Dataset extract
---------------

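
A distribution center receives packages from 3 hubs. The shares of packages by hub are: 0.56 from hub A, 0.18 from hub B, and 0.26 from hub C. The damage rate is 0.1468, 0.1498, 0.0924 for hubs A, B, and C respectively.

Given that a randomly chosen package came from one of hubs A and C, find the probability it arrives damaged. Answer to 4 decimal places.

Let S = {A, C}.
P(S) = 0.56 + 0.26 = 0.82.
P(D ∩ S) = 0.1468·0.56 + 0.0924·0.26 = 0.082208 + 0.024024 = 0.106232.
P(D | S) = 0.106232 / 0.82 = 0.129551…

0.1296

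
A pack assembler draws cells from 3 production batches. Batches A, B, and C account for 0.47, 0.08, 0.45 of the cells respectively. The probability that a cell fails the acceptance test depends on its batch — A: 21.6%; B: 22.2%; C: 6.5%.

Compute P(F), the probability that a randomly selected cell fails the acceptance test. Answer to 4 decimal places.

P(F) = P(F|A)·P(A) + P(F|B)·P(B) + P(F|C)·P(C)
      = 0.216·0.47 + 0.222·0.08 + 0.065·0.45
      = 0.10152 + 0.01776 + 0.02925 = 0.14853

0.1485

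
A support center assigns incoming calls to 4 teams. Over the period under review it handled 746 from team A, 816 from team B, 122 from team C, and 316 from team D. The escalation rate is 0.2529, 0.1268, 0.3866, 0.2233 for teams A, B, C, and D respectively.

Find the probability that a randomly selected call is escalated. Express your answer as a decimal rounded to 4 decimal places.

Total: 746 + 816 + 122 + 316 = 2000.
P(A) = 746/2000 = 0.373. P(B) = 816/2000 = 0.408. P(C) = 122/2000 = 0.061. P(D) = 316/2000 = 0.158.
P(E) = P(E|A)·P(A) + P(E|B)·P(B) + P(E|C)·P(C) + P(E|D)·P(D)
      = 0.2529·0.373 + 0.1268·0.408 + 0.3866·0.061 + 0.2233·0.158
      = 0.0943317 + 0.0517344 + 0.0235826 + 0.0352814 = 0.2049301

P(E) ≈ 0.2049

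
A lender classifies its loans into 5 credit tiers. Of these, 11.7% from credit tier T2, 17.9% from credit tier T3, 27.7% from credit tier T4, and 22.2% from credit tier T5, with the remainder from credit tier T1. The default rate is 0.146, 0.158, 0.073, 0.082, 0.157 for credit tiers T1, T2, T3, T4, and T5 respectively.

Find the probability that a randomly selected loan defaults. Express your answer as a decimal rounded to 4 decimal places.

P(D) ≈ 0.1191

P(T1) = 1 − (0.117 + 0.179 + 0.277 + 0.222) = 0.205.
Using total probability over the partition,
P(D) = P(D|T1)·P(T1) + P(D|T2)·P(T2) + P(D|T3)·P(T3) + P(D|T4)·P(T4) + P(D|T5)·P(T5)
      = 0.146·0.205 + 0.158·0.117 + 0.073·0.179 + 0.082·0.277 + 0.157·0.222
      = 0.02993 + 0.018486 + 0.013067 + 0.022714 + 0.034854 = 0.119051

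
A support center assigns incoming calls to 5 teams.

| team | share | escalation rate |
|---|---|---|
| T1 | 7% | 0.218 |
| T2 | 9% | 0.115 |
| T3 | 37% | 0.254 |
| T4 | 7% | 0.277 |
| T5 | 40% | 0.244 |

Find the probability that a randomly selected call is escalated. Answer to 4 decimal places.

P(E) ≈ 0.2366

Summing over the partition,
P(E) = P(E|T1)·P(T1) + P(E|T2)·P(T2) + P(E|T3)·P(T3) + P(E|T4)·P(T4) + P(E|T5)·P(T5)
      = 0.218·0.07 + 0.115·0.09 + 0.254·0.37 + 0.277·0.07 + 0.244·0.4
      = 0.01526 + 0.01035 + 0.09398 + 0.01939 + 0.0976 = 0.23658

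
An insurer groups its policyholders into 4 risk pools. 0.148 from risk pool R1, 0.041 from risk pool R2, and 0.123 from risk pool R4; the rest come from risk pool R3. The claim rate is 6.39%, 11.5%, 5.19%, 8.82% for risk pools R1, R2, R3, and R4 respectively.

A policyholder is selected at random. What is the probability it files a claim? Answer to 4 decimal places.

0.0607

P(R3) = 1 − (0.148 + 0.041 + 0.123) = 0.688.
By the law of total probability,
P(C) = P(C|R1)·P(R1) + P(C|R2)·P(R2) + P(C|R3)·P(R3) + P(C|R4)·P(R4)
      = 0.0639·0.148 + 0.115·0.041 + 0.0519·0.688 + 0.0882·0.123
      = 0.0094572 + 0.004715 + 0.0357072 + 0.0108486 = 0.060728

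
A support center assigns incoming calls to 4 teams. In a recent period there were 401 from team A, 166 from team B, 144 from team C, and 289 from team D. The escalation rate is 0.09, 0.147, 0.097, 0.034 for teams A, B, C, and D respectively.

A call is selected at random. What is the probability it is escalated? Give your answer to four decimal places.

Total: 401 + 166 + 144 + 289 = 1000.
P(A) = 401/1000 = 0.401. P(B) = 166/1000 = 0.166. P(C) = 144/1000 = 0.144. P(D) = 289/1000 = 0.289.
P(E) = P(E|A)·P(A) + P(E|B)·P(B) + P(E|C)·P(C) + P(E|D)·P(D)
      = 0.09·0.401 + 0.147·0.166 + 0.097·0.144 + 0.034·0.289
      = 0.03609 + 0.024402 + 0.013968 + 0.009826 = 0.084286

0.0843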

---------------

Exercise
All lines from the one containing "7% | 0.277 |" through the final line of the listing above are to be reproduced exactly; include both and add nothing.

Reply to the exercise
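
| T4 | 7% | 0.277 |
| T5 | 40% | 0.244 |

Find the probability that a randomly selected call is escalated. Answer to 4 decimal places.

P(E) ≈ 0.2366

Summing over the partition,
P(E) = P(E|T1)·P(T1) + P(E|T2)·P(T2) + P(E|T3)·P(T3) + P(E|T4)·P(T4) + P(E|T5)·P(T5)
      = 0.218·0.07 + 0.115·0.09 + 0.254·0.37 + 0.277·0.07 + 0.244·0.4
      = 0.01526 + 0.01035 + 0.09398 + 0.01939 + 0.0976 = 0.23658

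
An insurer groups its policyholders into 4 risk pools. 0.148 from risk pool R1, 0.041 from risk pool R2, and 0.123 from risk pool R4; the rest come from risk pool R3. The claim rate is 6.39%, 11.5%, 5.19%, 8.82% for risk pools R1, R2, R3, and R4 respectively.

A policyholder is selected at random. What is the probability it files a claim? Answer to 4 decimal places.

0.0607

P(R3) = 1 − (0.148 + 0.041 + 0.123) = 0.688.
By the law of total probability,
P(C) = P(C|R1)·P(R1) + P(C|R2)·P(R2) + P(C|R3)·P(R3) + P(C|R4)·P(R4)
      = 0.0639·0.148 + 0.115·0.041 + 0.0519·0.688 + 0.0882·0.123
      = 0.0094572 + 0.004715 + 0.0357072 + 0.0108486 = 0.060728

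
A support center assigns incoming calls to 4 teams. In a recent period there were 401 from team A, 166 from team B, 144 from team C, and 289 from team D. The escalation rate is 0.09, 0.147, 0.097, 0.034 for teams A, B, C, and D respectively.

A call is selected at random. What is the probability it is escalated? Give your answer to four decimal places.

Total: 401 + 166 + 144 + 289 = 1000.
P(A) = 401/1000 = 0.401. P(B) = 166/1000 = 0.166. P(C) = 144/1000 = 0.144. P(D) = 289/1000 = 0.289.
P(E) = P(E|A)·P(A) + P(E|B)·P(B) + P(E|C)·P(C) + P(E|D)·P(D)
      = 0.09·0.401 + 0.147·0.166 + 0.097·0.144 + 0.034·0.289
      = 0.03609 + 0.024402 + 0.013968 + 0.009826 = 0.084286

0.0843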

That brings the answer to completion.